PROBLEM STATEMENT =
Transcribe every line of the records verbatim.

Collected data entries:
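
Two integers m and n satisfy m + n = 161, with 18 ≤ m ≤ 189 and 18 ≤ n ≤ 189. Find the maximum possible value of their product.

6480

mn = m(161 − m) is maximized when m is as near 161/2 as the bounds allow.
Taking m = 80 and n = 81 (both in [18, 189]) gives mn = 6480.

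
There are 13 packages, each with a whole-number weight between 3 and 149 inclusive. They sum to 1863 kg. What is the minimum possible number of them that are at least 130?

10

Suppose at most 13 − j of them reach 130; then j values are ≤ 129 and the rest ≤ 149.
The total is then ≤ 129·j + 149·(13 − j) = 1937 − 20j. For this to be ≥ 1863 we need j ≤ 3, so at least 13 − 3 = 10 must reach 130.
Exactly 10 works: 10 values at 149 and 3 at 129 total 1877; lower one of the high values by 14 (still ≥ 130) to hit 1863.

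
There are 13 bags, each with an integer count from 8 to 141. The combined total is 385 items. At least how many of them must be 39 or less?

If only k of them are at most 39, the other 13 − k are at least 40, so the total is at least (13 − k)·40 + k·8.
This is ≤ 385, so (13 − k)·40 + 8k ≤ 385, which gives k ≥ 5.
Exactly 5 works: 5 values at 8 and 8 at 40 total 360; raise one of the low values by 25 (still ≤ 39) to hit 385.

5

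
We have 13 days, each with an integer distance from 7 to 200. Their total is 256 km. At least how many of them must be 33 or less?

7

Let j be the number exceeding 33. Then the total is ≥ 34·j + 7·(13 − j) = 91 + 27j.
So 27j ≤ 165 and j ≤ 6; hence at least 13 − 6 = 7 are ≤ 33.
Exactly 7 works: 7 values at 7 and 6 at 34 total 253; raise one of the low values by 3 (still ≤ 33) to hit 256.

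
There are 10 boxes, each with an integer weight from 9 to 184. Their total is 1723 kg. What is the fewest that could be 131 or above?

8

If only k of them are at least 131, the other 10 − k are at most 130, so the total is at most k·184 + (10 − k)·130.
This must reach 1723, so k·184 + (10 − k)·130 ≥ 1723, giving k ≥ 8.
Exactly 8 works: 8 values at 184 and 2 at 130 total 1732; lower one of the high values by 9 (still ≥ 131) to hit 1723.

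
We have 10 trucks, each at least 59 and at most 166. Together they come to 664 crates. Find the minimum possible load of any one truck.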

ANSWER FOR THIS EXERCISE =
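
Two integers m and n satisfy m + n = 161, with 18 ≤ m ≤ 189 and 18 ≤ n ≤ 189. Find the maximum possible value of their product.

6480

mn = m(161 − m) is maximized when m is as near 161/2 as the bounds allow.
Taking m = 80 and n = 81 (both in [18, 189]) gives mn = 6480.

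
There are 13 packages, each with a whole-number weight between 3 and 149 inclusive. They sum to 1863 kg. What is the minimum possible number of them that are at least 130?

10

Suppose at most 13 − j of them reach 130; then j values are ≤ 129 and the rest ≤ 149.
The total is then ≤ 129·j + 149·(13 − j) = 1937 − 20j. For this to be ≥ 1863 we need j ≤ 3, so at least 13 − 3 = 10 must reach 130.
Exactly 10 works: 10 values at 149 and 3 at 129 total 1877; lower one of the high values by 14 (still ≥ 130) to hit 1863.

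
There are 13 bags, each with an integer count from 8 to 141. The combined total is 385 items. At least how many of them must be 39 or less?

If only k of them are at most 39, the other 13 − k are at least 40, so the total is at least (13 − k)·40 + k·8.
This is ≤ 385, so (13 − k)·40 + 8k ≤ 385, which gives k ≥ 5.
Exactly 5 works: 5 values at 8 and 8 at 40 total 360; raise one of the low values by 25 (still ≤ 39) to hit 385.

5

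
We have 13 days, each with an integer distance from 7 to 200. Their total is 256 km. At least how many of them must be 33 or less?

7

Let j be the number exceeding 33. Then the total is ≥ 34·j + 7·(13 − j) = 91 + 27j.
So 27j ≤ 165 and j ≤ 6; hence at least 13 − 6 = 7 are ≤ 33.
Exactly 7 works: 7 values at 7 and 6 at 34 total 253; raise one of the low values by 3 (still ≤ 33) to hit 256.

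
There are 10 boxes, each with an integer weight from 9 to 184. Their total is 1723 kg. What is the fewest that could be 131 or above?

8

If only k of them are at least 131, the other 10 − k are at most 130, so the total is at most k·184 + (10 − k)·130.
This must reach 1723, so k·184 + (10 − k)·130 ≥ 1723, giving k ≥ 8.
Exactly 8 works: 8 values at 184 and 2 at 130 total 1732; lower one of the high values by 9 (still ≥ 131) to hit 1723.

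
We have 10 trucks, each at least 59 and at most 166. Together they come to 664 crates. Find the minimum possible load of any one truck.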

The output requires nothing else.